Every single record needs to be restated word for word.

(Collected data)
· · ·

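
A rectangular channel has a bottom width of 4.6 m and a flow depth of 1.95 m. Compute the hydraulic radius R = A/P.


For a rectangular section:
Flow area A = b * y = 4.6 * 1.95 = 8.97 m^2.
Wetted perimeter P = b + 2y = 4.6 + 2*1.95 = 8.5 m.
Hydraulic radius R = A/P = 8.97 / 8.5 = 1.0553 m.

1.0553


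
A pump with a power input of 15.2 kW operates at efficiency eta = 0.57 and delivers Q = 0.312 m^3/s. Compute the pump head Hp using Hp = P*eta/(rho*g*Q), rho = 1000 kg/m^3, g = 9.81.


Pump head formula: Hp = P * eta / (rho * g * Q).
Numerator: P * eta = 15.2 * 1000 * 0.57 = 8664.0 W.
Denominator: rho * g * Q = 1000 * 9.81 * 0.312 = 3060.72.
Hp = 8664.0 / 3060.72 = 2.83 m.

2.83


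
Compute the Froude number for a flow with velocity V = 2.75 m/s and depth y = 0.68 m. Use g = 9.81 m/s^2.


The Froude number is defined as Fr = V / sqrt(g*y).
g*y = 9.81 * 0.68 = 6.6708.
sqrt(g*y) = sqrt(6.6708) = 2.5828.
Fr = 2.75 / 2.5828 = 1.0647.

1.0647


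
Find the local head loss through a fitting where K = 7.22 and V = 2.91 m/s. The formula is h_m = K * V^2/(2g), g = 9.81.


Minor loss formula: h_m = K * V^2/(2g).
V^2 = 2.91^2 = 8.4681.
V^2/(2g) = 8.4681 / 19.62 = 0.4316 m.
h_m = 7.22 * 0.4316 = 3.1162 m.

3.1162


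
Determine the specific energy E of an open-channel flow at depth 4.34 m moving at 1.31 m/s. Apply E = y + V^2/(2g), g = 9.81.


Specific energy E = y + V^2/(2g).
Velocity head = V^2/(2g) = 1.31^2 / (2*9.81) = 1.7161 / 19.62 = 0.0875 m.
E = 4.34 + 0.0875 = 4.4275 m.

4.4275


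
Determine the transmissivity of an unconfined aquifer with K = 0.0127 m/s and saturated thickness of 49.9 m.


Transmissivity is defined as T = K * h.
T = 0.0127 * 49.9
  = 0.6337 m^2/s.

0.6337


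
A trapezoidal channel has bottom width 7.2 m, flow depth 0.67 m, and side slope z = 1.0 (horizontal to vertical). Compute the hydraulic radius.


For a trapezoidal section with side slope z:
A = (b + z*y)*y = (7.2 + 1.0*0.67)*0.67 = 5.273 m^2.
P = b + 2*y*sqrt(1 + z^2) = 7.2 + 2*0.67*sqrt(1 + 1.0^2) = 9.095 m.
R = A/P = 5.273 / 9.095 = 0.5798 m.

0.5798


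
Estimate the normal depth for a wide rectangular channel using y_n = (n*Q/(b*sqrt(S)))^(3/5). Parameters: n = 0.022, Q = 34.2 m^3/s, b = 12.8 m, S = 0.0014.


We use the wide-channel approximation y_n = (n*Q/(b*sqrt(S)))^(3/5).
sqrt(S) = sqrt(0.0014) = 0.037417.
Numerator: n*Q = 0.022 * 34.2 = 0.7524.
Denominator: b*sqrt(S) = 12.8 * 0.037417 = 0.478938.
arg = 1.571.
y_n = 1.571^(3/5) = 1.3113 m.

1.3113


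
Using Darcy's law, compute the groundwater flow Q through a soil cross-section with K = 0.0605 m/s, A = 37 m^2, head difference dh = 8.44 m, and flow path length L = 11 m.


Darcy's law: Q = K * A * i, where i = dh/L.
Hydraulic gradient i = 8.44 / 11 = 0.767273.
Q = 0.0605 * 37 * 0.767273
  = 1.7175 m^3/s.

1.7175


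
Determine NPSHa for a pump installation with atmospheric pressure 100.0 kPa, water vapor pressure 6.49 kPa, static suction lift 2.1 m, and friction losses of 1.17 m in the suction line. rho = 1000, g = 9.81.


NPSHa = p_atm/(rho*g) - z_s - hf_s - p_vap/(rho*g).
p_atm/(rho*g) = 100.0*1000 / (1000*9.81) = 10.194 m.
p_vap/(rho*g) = 6.49*1000 / (1000*9.81) = 0.662 m.
NPSHa = 10.194 - 2.1 - 1.17 - 0.662
      = 6.26 m.

6.26


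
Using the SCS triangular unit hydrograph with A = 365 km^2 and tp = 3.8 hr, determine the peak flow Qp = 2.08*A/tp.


SCS formula: Qp = 2.08 * A / tp.
Qp = 2.08 * 365 / 3.8
   = 759.2 / 3.8
   = 199.79 m^3/s per cm.

199.79


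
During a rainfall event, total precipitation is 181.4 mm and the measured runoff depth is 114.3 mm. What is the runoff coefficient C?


The runoff coefficient C = runoff depth / rainfall depth.
C = 114.3 / 181.4
  = 0.6301.

0.6301


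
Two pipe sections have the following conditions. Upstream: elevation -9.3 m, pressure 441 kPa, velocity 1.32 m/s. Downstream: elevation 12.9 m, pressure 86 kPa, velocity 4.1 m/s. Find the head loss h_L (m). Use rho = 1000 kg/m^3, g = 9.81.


Total head at each section: H = z + p/(rho*g) + V^2/(2g).
H1 = -9.3 + 441*1000/(1000*9.81) + 1.32^2/(2*9.81)
   = -9.3 + 44.954 + 0.0888
   = 35.743 m.
H2 = 12.9 + 86*1000/(1000*9.81) + 4.1^2/(2*9.81)
   = 12.9 + 8.767 + 0.8568
   = 22.523 m.
h_L = H1 - H2 = 35.743 - 22.523 = 13.22 m.

13.22


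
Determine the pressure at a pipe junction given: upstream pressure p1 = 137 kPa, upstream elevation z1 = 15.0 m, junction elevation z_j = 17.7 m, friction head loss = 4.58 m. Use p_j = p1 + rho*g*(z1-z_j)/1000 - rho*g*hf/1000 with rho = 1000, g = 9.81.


Junction pressure: p_j = p1 + rho*g*(z1 - z_j)/1000 - rho*g*hf/1000.
Elevation term = 1000*9.81*(15.0 - 17.7)/1000 = -26.487 kPa.
Friction term = 1000*9.81*4.58/1000 = 44.93 kPa.
p_j = 137 + -26.487 - 44.93 = 65.58 kPa.

65.58


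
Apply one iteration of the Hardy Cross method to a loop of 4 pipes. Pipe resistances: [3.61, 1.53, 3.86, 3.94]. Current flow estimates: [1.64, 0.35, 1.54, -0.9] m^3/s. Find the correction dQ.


Numerator terms (r*Q*|Q|): 3.61*1.64*|1.64| = 9.7095; 1.53*0.35*|0.35| = 0.1874; 3.86*1.54*|1.54| = 9.1544; 3.94*-0.9*|-0.9| = -3.1914.
Sum of numerator = 15.8599.
Denominator terms (r*|Q|): 3.61*|1.64| = 5.9204; 1.53*|0.35| = 0.5355; 3.86*|1.54| = 5.9444; 3.94*|-0.9| = 3.546.
2 * sum of denominator = 2 * 15.9463 = 31.8926.
dQ = -15.8599 / 31.8926 = -0.4973 m^3/s.

-0.4973


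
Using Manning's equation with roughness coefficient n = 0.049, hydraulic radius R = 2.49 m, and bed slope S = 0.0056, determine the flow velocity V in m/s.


Manning's equation gives V = (1/n) * R^(2/3) * S^(1/2).
First, compute R^(2/3) = 2.49^(2/3) = 1.8371.
Next, S^(1/2) = 0.0056^(1/2) = 0.074833.
Then 1/n = 1/0.049 = 20.41.
V = 20.41 * 1.8371 * 0.074833 = 2.8056 m/s.

2.8056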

· · ·

* **RESPONSE TO THE EXERCISE**
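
A rectangular channel has a bottom width of 4.6 m and a flow depth of 1.95 m. Compute the hydraulic radius R = A/P.


For a rectangular section:
Flow area A = b * y = 4.6 * 1.95 = 8.97 m^2.
Wetted perimeter P = b + 2y = 4.6 + 2*1.95 = 8.5 m.
Hydraulic radius R = A/P = 8.97 / 8.5 = 1.0553 m.

1.0553


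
A pump with a power input of 15.2 kW operates at efficiency eta = 0.57 and delivers Q = 0.312 m^3/s. Compute the pump head Hp using Hp = P*eta/(rho*g*Q), rho = 1000 kg/m^3, g = 9.81.


Pump head formula: Hp = P * eta / (rho * g * Q).
Numerator: P * eta = 15.2 * 1000 * 0.57 = 8664.0 W.
Denominator: rho * g * Q = 1000 * 9.81 * 0.312 = 3060.72.
Hp = 8664.0 / 3060.72 = 2.83 m.

2.83


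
Compute the Froude number for a flow with velocity V = 2.75 m/s and depth y = 0.68 m. Use g = 9.81 m/s^2.


The Froude number is defined as Fr = V / sqrt(g*y).
g*y = 9.81 * 0.68 = 6.6708.
sqrt(g*y) = sqrt(6.6708) = 2.5828.
Fr = 2.75 / 2.5828 = 1.0647.

1.0647


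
Find the local head loss through a fitting where K = 7.22 and V = 2.91 m/s. The formula is h_m = K * V^2/(2g), g = 9.81.


Minor loss formula: h_m = K * V^2/(2g).
V^2 = 2.91^2 = 8.4681.
V^2/(2g) = 8.4681 / 19.62 = 0.4316 m.
h_m = 7.22 * 0.4316 = 3.1162 m.

3.1162


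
Determine the specific energy E of an open-channel flow at depth 4.34 m moving at 1.31 m/s. Apply E = y + V^2/(2g), g = 9.81.


Specific energy E = y + V^2/(2g).
Velocity head = V^2/(2g) = 1.31^2 / (2*9.81) = 1.7161 / 19.62 = 0.0875 m.
E = 4.34 + 0.0875 = 4.4275 m.

4.4275


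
Determine the transmissivity of an unconfined aquifer with K = 0.0127 m/s and saturated thickness of 49.9 m.


Transmissivity is defined as T = K * h.
T = 0.0127 * 49.9
  = 0.6337 m^2/s.

0.6337


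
A trapezoidal channel has bottom width 7.2 m, flow depth 0.67 m, and side slope z = 1.0 (horizontal to vertical). Compute the hydraulic radius.


For a trapezoidal section with side slope z:
A = (b + z*y)*y = (7.2 + 1.0*0.67)*0.67 = 5.273 m^2.
P = b + 2*y*sqrt(1 + z^2) = 7.2 + 2*0.67*sqrt(1 + 1.0^2) = 9.095 m.
R = A/P = 5.273 / 9.095 = 0.5798 m.

0.5798


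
Estimate the normal depth for a wide rectangular channel using y_n = (n*Q/(b*sqrt(S)))^(3/5). Parameters: n = 0.022, Q = 34.2 m^3/s, b = 12.8 m, S = 0.0014.


We use the wide-channel approximation y_n = (n*Q/(b*sqrt(S)))^(3/5).
sqrt(S) = sqrt(0.0014) = 0.037417.
Numerator: n*Q = 0.022 * 34.2 = 0.7524.
Denominator: b*sqrt(S) = 12.8 * 0.037417 = 0.478938.
arg = 1.571.
y_n = 1.571^(3/5) = 1.3113 m.

1.3113


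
Using Darcy's law, compute the groundwater flow Q through a soil cross-section with K = 0.0605 m/s, A = 37 m^2, head difference dh = 8.44 m, and flow path length L = 11 m.


Darcy's law: Q = K * A * i, where i = dh/L.
Hydraulic gradient i = 8.44 / 11 = 0.767273.
Q = 0.0605 * 37 * 0.767273
  = 1.7175 m^3/s.

1.7175


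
Determine NPSHa for a pump installation with atmospheric pressure 100.0 kPa, water vapor pressure 6.49 kPa, static suction lift 2.1 m, and friction losses of 1.17 m in the suction line. rho = 1000, g = 9.81.


NPSHa = p_atm/(rho*g) - z_s - hf_s - p_vap/(rho*g).
p_atm/(rho*g) = 100.0*1000 / (1000*9.81) = 10.194 m.
p_vap/(rho*g) = 6.49*1000 / (1000*9.81) = 0.662 m.
NPSHa = 10.194 - 2.1 - 1.17 - 0.662
      = 6.26 m.

6.26


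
Using the SCS triangular unit hydrograph with A = 365 km^2 and tp = 3.8 hr, determine the peak flow Qp = 2.08*A/tp.


SCS formula: Qp = 2.08 * A / tp.
Qp = 2.08 * 365 / 3.8
   = 759.2 / 3.8
   = 199.79 m^3/s per cm.

199.79


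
During a rainfall event, total precipitation is 181.4 mm and the measured runoff depth is 114.3 mm. What is the runoff coefficient C?


The runoff coefficient C = runoff depth / rainfall depth.
C = 114.3 / 181.4
  = 0.6301.

0.6301


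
Two pipe sections have the following conditions. Upstream: elevation -9.3 m, pressure 441 kPa, velocity 1.32 m/s. Downstream: elevation 12.9 m, pressure 86 kPa, velocity 4.1 m/s. Find the head loss h_L (m). Use rho = 1000 kg/m^3, g = 9.81.


Total head at each section: H = z + p/(rho*g) + V^2/(2g).
H1 = -9.3 + 441*1000/(1000*9.81) + 1.32^2/(2*9.81)
   = -9.3 + 44.954 + 0.0888
   = 35.743 m.
H2 = 12.9 + 86*1000/(1000*9.81) + 4.1^2/(2*9.81)
   = 12.9 + 8.767 + 0.8568
   = 22.523 m.
h_L = H1 - H2 = 35.743 - 22.523 = 13.22 m.

13.22


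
Determine the pressure at a pipe junction given: upstream pressure p1 = 137 kPa, upstream elevation z1 = 15.0 m, junction elevation z_j = 17.7 m, friction head loss = 4.58 m. Use p_j = p1 + rho*g*(z1-z_j)/1000 - rho*g*hf/1000 with rho = 1000, g = 9.81.


Junction pressure: p_j = p1 + rho*g*(z1 - z_j)/1000 - rho*g*hf/1000.
Elevation term = 1000*9.81*(15.0 - 17.7)/1000 = -26.487 kPa.
Friction term = 1000*9.81*4.58/1000 = 44.93 kPa.
p_j = 137 + -26.487 - 44.93 = 65.58 kPa.

65.58


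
Apply one iteration of the Hardy Cross method to a loop of 4 pipes. Pipe resistances: [3.61, 1.53, 3.86, 3.94]. Current flow estimates: [1.64, 0.35, 1.54, -0.9] m^3/s. Find the correction dQ.


Numerator terms (r*Q*|Q|): 3.61*1.64*|1.64| = 9.7095; 1.53*0.35*|0.35| = 0.1874; 3.86*1.54*|1.54| = 9.1544; 3.94*-0.9*|-0.9| = -3.1914.
Sum of numerator = 15.8599.
Denominator terms (r*|Q|): 3.61*|1.64| = 5.9204; 1.53*|0.35| = 0.5355; 3.86*|1.54| = 5.9444; 3.94*|-0.9| = 3.546.
2 * sum of denominator = 2 * 15.9463 = 31.8926.
dQ = -15.8599 / 31.8926 = -0.4973 m^3/s.

-0.4973


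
Using Manning's equation with roughness coefficient n = 0.049, hydraulic radius R = 2.49 m, and bed slope S = 0.0056, determine the flow velocity V in m/s.


Manning's equation gives V = (1/n) * R^(2/3) * S^(1/2).
First, compute R^(2/3) = 2.49^(2/3) = 1.8371.
Next, S^(1/2) = 0.0056^(1/2) = 0.074833.
Then 1/n = 1/0.049 = 20.41.
V = 20.41 * 1.8371 * 0.074833 = 2.8056 m/s.

2.8056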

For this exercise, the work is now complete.